WHAT IS REQUIRED -> Using the data below, show every line where the word "order" occurs.

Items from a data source
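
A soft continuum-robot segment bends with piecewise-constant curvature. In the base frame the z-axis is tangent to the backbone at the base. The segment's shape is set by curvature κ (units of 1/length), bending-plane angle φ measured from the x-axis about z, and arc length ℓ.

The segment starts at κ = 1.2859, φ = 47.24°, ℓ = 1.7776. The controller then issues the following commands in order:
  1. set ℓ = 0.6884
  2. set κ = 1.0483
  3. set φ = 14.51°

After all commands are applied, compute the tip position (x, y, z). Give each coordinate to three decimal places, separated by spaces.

0.230 0.060 0.630

initial: κ=1.2859, φ=47.24°, ℓ=1.7776
cmd 1: set ℓ=0.6884 → (κ,φ,ℓ)=(1.2859,47.24°,0.6884) → tip=(0.1937,0.2095,0.6020)
cmd 2: set κ=1.0483 → (κ,φ,ℓ)=(1.0483,47.24°,0.6884) → tip=(0.1614,0.1746,0.6302)
cmd 3: set φ=14.51° → (κ,φ,ℓ)=(1.0483,14.51°,0.6884) → tip=(0.2302,0.0596,0.6302)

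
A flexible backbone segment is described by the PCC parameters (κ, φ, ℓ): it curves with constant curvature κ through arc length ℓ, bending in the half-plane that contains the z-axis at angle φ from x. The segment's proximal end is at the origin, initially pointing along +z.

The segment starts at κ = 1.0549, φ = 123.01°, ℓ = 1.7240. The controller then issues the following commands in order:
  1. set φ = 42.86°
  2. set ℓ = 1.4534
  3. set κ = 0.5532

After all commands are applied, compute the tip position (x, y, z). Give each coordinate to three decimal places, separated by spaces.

initial: κ=1.0549, φ=123.01°, ℓ=1.7240
cmd 1: set φ=42.86° → (κ,φ,ℓ)=(1.0549,42.86°,1.7240) → tip=(0.8653,0.8030,0.9190)
cmd 2: set ℓ=1.4534 → (κ,φ,ℓ)=(1.0549,42.86°,1.4534) → tip=(0.6687,0.6206,0.9473)
cmd 3: set κ=0.5532 → (κ,φ,ℓ)=(0.5532,42.86°,1.4534) → tip=(0.4057,0.3765,1.3018)

0.406 0.376 1.302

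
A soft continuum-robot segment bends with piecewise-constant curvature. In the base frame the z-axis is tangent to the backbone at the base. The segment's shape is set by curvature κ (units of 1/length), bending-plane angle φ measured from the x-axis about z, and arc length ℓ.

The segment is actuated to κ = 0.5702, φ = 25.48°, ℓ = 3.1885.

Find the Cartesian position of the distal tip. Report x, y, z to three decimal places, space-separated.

1.971 0.939 1.700

θ = κ·ℓ = 0.5702 × 3.1885 = 1.81808 rad
ρ = (1 − cos θ)/κ = (1 − -0.24477)/0.5702 = 2.18305
z = sin θ / κ = 0.96958/0.5702 = 1.70042
x = ρ cos φ = 2.18305 × cos(25.48°) = 1.97071
y = ρ sin φ = 2.18305 × sin(25.48°) = 0.93914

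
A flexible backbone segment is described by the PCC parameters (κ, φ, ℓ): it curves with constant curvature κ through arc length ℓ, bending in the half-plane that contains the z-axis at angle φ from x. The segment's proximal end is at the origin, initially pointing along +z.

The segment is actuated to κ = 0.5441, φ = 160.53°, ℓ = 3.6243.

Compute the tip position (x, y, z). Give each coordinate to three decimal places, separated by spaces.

θ = κ·ℓ = 0.5441 × 3.6243 = 1.97198 rad
ρ = (1 − cos θ)/κ = (1 − -0.39051)/0.5441 = 2.55561
z = sin θ / κ = 0.92060/0.5441 = 1.69197
x = ρ cos φ = 2.55561 × cos(160.53°) = -2.40947
y = ρ sin φ = 2.55561 × sin(160.53°) = 0.85182

-2.409 0.852 1.692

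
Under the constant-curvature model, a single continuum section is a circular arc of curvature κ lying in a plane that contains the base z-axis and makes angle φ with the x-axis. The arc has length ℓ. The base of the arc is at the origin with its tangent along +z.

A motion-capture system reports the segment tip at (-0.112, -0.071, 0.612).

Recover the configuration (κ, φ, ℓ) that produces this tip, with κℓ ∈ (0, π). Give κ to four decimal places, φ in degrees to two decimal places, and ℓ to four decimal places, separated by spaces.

ρ = √(x²+y²) = √(-0.112² + -0.071²) = 0.13261
φ = atan2(y, x) mod 360° = atan2(-0.071, -0.112) = 212.3718°
|p|² = ρ² + z² = 0.13261² + 0.612² = 0.39213
κ = 2ρ / |p|² = 2×0.13261 / 0.39213 = 0.67635
θ = 2·atan2(ρ, z) = 2·atan2(0.13261, 0.612) = 0.42676 rad
ℓ = θ/κ = 0.42676/0.67635 = 0.63098

0.6764 212.37 0.6310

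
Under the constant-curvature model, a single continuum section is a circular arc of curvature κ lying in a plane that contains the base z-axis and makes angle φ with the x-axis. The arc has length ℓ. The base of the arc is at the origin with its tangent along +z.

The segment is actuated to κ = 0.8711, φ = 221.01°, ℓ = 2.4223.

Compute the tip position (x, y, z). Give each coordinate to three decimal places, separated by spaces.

-1.311 -1.140 0.985

θ = κ·ℓ = 0.8711 × 2.4223 = 2.11007 rad
ρ = (1 − cos θ)/κ = (1 − -0.51351)/0.8711 = 1.73747
z = sin θ / κ = 0.85808/0.8711 = 0.98506
x = ρ cos φ = 1.73747 × cos(221.01°) = -1.31109
y = ρ sin φ = 1.73747 × sin(221.01°) = -1.14011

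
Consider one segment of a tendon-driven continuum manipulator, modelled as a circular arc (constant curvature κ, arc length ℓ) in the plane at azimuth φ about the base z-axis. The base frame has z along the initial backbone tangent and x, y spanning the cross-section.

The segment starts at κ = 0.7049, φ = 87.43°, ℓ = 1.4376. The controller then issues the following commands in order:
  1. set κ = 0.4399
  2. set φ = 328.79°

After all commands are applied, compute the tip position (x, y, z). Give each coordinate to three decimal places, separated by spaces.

0.376 -0.228 1.344

initial: κ=0.7049, φ=87.43°, ℓ=1.4376
cmd 1: set κ=0.4399 → (κ,φ,ℓ)=(0.4399,87.43°,1.4376) → tip=(0.0197,0.4392,1.3437)
cmd 2: set φ=328.79° → (κ,φ,ℓ)=(0.4399,328.79°,1.4376) → tip=(0.3760,-0.2278,1.3437)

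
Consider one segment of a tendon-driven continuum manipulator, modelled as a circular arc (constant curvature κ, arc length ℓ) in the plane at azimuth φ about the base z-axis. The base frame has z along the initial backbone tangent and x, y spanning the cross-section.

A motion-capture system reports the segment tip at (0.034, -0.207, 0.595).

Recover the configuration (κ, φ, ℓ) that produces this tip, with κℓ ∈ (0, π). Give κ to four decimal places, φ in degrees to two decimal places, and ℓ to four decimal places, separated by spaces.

1.0541 279.33 0.6431

ρ = √(x²+y²) = √(0.034² + -0.207²) = 0.20977
φ = atan2(y, x) mod 360° = atan2(-0.207, 0.034) = 279.3276°
|p|² = ρ² + z² = 0.20977² + 0.595² = 0.39803
κ = 2ρ / |p|² = 2×0.20977 / 0.39803 = 1.05406
θ = 2·atan2(ρ, z) = 2·atan2(0.20977, 0.595) = 0.67791 rad
ℓ = θ/κ = 0.67791/1.05406 = 0.64314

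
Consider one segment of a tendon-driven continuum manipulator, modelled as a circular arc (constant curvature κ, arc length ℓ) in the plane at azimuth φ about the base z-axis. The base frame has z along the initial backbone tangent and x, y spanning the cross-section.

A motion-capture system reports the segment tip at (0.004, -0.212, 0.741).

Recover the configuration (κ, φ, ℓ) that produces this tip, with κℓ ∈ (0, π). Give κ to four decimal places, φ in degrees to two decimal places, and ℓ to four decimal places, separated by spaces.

0.7139 271.08 0.7808

ρ = √(x²+y²) = √(0.004² + -0.212²) = 0.21204
φ = atan2(y, x) mod 360° = atan2(-0.212, 0.004) = 271.0809°
|p|² = ρ² + z² = 0.21204² + 0.741² = 0.59404
κ = 2ρ / |p|² = 2×0.21204 / 0.59404 = 0.71388
θ = 2·atan2(ρ, z) = 2·atan2(0.21204, 0.741) = 0.55741 rad
ℓ = θ/κ = 0.55741/0.71388 = 0.78081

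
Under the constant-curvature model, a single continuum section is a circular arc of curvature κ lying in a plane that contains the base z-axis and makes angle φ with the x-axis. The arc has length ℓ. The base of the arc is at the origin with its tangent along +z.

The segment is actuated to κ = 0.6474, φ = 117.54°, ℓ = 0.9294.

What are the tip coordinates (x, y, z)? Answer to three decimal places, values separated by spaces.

θ = κ·ℓ = 0.6474 × 0.9294 = 0.60169 rad
ρ = (1 − cos θ)/κ = (1 − 0.82438)/0.6474 = 0.27127
z = sin θ / κ = 0.56604/0.6474 = 0.87433
x = ρ cos φ = 0.27127 × cos(117.54°) = -0.12543
y = ρ sin φ = 0.27127 × sin(117.54°) = 0.24053

-0.125 0.241 0.874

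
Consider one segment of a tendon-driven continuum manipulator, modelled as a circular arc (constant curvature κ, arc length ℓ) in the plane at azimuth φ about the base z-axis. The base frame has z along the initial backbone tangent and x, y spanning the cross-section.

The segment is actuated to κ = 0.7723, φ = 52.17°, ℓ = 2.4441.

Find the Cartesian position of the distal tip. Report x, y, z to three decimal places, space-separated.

θ = κ·ℓ = 0.7723 × 2.4441 = 1.88758 rad
ρ = (1 − cos θ)/κ = (1 − -0.31151)/0.7723 = 1.69819
z = sin θ / κ = 0.95024/0.7723 = 1.23041
x = ρ cos φ = 1.69819 × cos(52.17°) = 1.04153
y = ρ sin φ = 1.69819 × sin(52.17°) = 1.34129

1.042 1.341 1.230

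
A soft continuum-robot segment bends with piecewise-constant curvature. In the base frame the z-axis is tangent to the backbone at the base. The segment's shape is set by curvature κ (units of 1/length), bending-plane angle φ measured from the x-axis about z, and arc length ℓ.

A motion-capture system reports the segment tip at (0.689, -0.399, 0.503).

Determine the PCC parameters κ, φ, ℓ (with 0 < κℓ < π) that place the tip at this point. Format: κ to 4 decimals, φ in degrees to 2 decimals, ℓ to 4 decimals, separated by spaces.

ρ = √(x²+y²) = √(0.689² + -0.399²) = 0.79619
φ = atan2(y, x) mod 360° = atan2(-0.399, 0.689) = 329.9249°
|p|² = ρ² + z² = 0.79619² + 0.503² = 0.88693
κ = 2ρ / |p|² = 2×0.79619 / 0.88693 = 1.79539
θ = 2·atan2(ρ, z) = 2·atan2(0.79619, 0.503) = 2.01471 rad
ℓ = θ/κ = 2.01471/1.79539 = 1.12216

1.7954 329.92 1.1222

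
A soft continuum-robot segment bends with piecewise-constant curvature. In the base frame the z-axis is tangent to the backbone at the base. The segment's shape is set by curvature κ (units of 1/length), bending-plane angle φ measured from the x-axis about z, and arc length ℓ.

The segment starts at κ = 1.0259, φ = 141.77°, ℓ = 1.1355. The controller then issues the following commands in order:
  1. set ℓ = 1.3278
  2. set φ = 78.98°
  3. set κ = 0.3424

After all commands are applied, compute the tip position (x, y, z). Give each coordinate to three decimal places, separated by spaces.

0.057 0.291 1.283

initial: κ=1.0259, φ=141.77°, ℓ=1.1355
cmd 1: set ℓ=1.3278 → (κ,φ,ℓ)=(1.0259,141.77°,1.3278) → tip=(-0.6071,0.4783,0.9536)
cmd 2: set φ=78.98° → (κ,φ,ℓ)=(1.0259,78.98°,1.3278) → tip=(0.1477,0.7586,0.9536)
cmd 3: set κ=0.3424 → (κ,φ,ℓ)=(0.3424,78.98°,1.3278) → tip=(0.0567,0.2912,1.2825)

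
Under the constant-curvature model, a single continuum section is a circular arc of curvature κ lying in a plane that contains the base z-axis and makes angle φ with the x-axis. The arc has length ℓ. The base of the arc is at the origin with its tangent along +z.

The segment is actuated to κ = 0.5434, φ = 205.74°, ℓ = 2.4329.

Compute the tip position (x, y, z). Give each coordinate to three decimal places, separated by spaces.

θ = κ·ℓ = 0.5434 × 2.4329 = 1.32204 rad
ρ = (1 − cos θ)/κ = (1 − 0.24620)/0.5434 = 1.38719
z = sin θ / κ = 0.96922/0.5434 = 1.78362
x = ρ cos φ = 1.38719 × cos(205.74°) = -1.24954
y = ρ sin φ = 1.38719 × sin(205.74°) = -0.60244

-1.250 -0.602 1.784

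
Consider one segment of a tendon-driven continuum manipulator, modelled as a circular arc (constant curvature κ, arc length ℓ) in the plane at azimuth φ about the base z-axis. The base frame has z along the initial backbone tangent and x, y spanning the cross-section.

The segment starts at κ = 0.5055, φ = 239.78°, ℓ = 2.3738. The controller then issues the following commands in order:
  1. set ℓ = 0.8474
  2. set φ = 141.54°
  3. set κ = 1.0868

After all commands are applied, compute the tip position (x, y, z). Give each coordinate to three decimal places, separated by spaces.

initial: κ=0.5055, φ=239.78°, ℓ=2.3738
cmd 1: set ℓ=0.8474 → (κ,φ,ℓ)=(0.5055,239.78°,0.8474) → tip=(-0.0900,-0.1544,0.8217)
cmd 2: set φ=141.54° → (κ,φ,ℓ)=(0.5055,141.54°,0.8474) → tip=(-0.1400,0.1112,0.8217)
cmd 3: set κ=1.0868 → (κ,φ,ℓ)=(1.0868,141.54°,0.8474) → tip=(-0.2846,0.2260,0.7326)

-0.285 0.226 0.733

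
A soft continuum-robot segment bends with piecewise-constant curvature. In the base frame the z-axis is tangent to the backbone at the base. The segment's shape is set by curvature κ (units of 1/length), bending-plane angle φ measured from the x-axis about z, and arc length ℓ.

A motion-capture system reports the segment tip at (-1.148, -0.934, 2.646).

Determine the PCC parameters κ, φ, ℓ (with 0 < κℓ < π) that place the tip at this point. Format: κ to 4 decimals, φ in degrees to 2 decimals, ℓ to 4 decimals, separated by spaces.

ρ = √(x²+y²) = √(-1.148² + -0.934²) = 1.47995
φ = atan2(y, x) mod 360° = atan2(-0.934, -1.148) = 219.1314°
|p|² = ρ² + z² = 1.47995² + 2.646² = 9.19158
κ = 2ρ / |p|² = 2×1.47995 / 9.19158 = 0.32202
θ = 2·atan2(ρ, z) = 2·atan2(1.47995, 2.646) = 1.01994 rad
ℓ = θ/κ = 1.01994/0.32202 = 3.16727

0.3220 219.13 3.1673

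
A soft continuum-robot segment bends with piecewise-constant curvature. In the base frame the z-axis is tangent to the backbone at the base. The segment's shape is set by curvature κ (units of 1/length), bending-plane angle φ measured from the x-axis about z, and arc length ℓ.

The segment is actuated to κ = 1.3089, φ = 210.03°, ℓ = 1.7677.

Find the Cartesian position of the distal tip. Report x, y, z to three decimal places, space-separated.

θ = κ·ℓ = 1.3089 × 1.7677 = 2.31374 rad
ρ = (1 − cos θ)/κ = (1 − -0.67646)/1.3089 = 1.28082
z = sin θ / κ = 0.73648/1.3089 = 0.56267
x = ρ cos φ = 1.28082 × cos(210.03°) = -1.10888
y = ρ sin φ = 1.28082 × sin(210.03°) = -0.64099

-1.109 -0.641 0.563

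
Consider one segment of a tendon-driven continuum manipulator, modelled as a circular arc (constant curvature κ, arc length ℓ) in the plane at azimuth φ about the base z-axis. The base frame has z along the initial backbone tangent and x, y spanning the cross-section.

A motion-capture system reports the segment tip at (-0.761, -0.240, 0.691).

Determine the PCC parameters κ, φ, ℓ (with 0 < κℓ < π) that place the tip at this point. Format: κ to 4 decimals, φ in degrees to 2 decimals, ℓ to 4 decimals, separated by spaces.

1.4323 197.50 1.1968

ρ = √(x²+y²) = √(-0.761² + -0.240²) = 0.79795
φ = atan2(y, x) mod 360° = atan2(-0.240, -0.761) = 197.5039°
|p|² = ρ² + z² = 0.79795² + 0.691² = 1.11420
κ = 2ρ / |p|² = 2×0.79795 / 1.11420 = 1.43232
θ = 2·atan2(ρ, z) = 2·atan2(0.79795, 0.691) = 1.71421 rad
ℓ = θ/κ = 1.71421/1.43232 = 1.19680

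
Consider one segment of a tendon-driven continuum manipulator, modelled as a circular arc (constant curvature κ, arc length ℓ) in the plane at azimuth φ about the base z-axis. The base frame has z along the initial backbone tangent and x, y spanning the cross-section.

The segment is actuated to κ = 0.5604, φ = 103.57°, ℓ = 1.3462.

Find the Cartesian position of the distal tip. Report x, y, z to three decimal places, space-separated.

-0.114 0.471 1.222

θ = κ·ℓ = 0.5604 × 1.3462 = 0.75441 rad
ρ = (1 − cos θ)/κ = (1 − 0.72868)/0.5604 = 0.48416
z = sin θ / κ = 0.68486/0.5604 = 1.22209
x = ρ cos φ = 0.48416 × cos(103.57°) = -0.11360
y = ρ sin φ = 0.48416 × sin(103.57°) = 0.47065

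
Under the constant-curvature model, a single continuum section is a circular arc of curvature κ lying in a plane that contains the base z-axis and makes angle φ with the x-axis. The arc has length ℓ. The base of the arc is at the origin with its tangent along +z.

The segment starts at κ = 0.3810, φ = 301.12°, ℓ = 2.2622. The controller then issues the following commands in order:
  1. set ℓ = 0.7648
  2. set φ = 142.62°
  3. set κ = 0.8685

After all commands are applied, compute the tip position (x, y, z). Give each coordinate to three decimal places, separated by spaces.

initial: κ=0.3810, φ=301.12°, ℓ=2.2622
cmd 1: set ℓ=0.7648 → (κ,φ,ℓ)=(0.3810,301.12°,0.7648) → tip=(0.0572,-0.0947,0.7540)
cmd 2: set φ=142.62° → (κ,φ,ℓ)=(0.3810,142.62°,0.7648) → tip=(-0.0879,0.0672,0.7540)
cmd 3: set κ=0.8685 → (κ,φ,ℓ)=(0.8685,142.62°,0.7648) → tip=(-0.1945,0.1486,0.7098)

-0.195 0.149 0.710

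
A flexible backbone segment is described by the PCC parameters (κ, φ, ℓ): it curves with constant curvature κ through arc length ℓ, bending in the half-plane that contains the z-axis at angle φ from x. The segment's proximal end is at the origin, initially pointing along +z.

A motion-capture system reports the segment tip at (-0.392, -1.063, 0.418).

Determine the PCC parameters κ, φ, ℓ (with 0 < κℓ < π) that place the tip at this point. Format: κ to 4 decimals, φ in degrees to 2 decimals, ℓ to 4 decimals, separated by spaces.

ρ = √(x²+y²) = √(-0.392² + -1.063²) = 1.13298
φ = atan2(y, x) mod 360° = atan2(-1.063, -0.392) = 249.7577°
|p|² = ρ² + z² = 1.13298² + 0.418² = 1.45836
κ = 2ρ / |p|² = 2×1.13298 / 1.45836 = 1.55377
θ = 2·atan2(ρ, z) = 2·atan2(1.13298, 0.418) = 2.43470 rad
ℓ = θ/κ = 2.43470/1.55377 = 1.56696

1.5538 249.76 1.5670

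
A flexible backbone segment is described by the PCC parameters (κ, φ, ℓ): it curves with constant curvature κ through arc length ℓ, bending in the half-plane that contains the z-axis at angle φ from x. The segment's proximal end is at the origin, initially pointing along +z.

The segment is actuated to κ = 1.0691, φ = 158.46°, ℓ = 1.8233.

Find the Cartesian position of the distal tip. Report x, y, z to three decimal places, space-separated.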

TASK SOLUTION ->
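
The segment starts at κ = 1.2859, φ = 47.24°, ℓ = 1.7776. The controller then issues the following commands in order:
The segment starts at κ = 1.0549, φ = 123.01°, ℓ = 1.7240. The controller then issues the following commands in order:
The segment starts at κ = 0.7049, φ = 87.43°, ℓ = 1.4376. The controller then issues the following commands in order:
The segment starts at κ = 1.0259, φ = 141.77°, ℓ = 1.1355. The controller then issues the following commands in order:
The segment starts at κ = 0.5055, φ = 239.78°, ℓ = 2.3738. The controller then issues the following commands in order:
The segment starts at κ = 0.3810, φ = 301.12°, ℓ = 2.2622. The controller then issues the following commands in order: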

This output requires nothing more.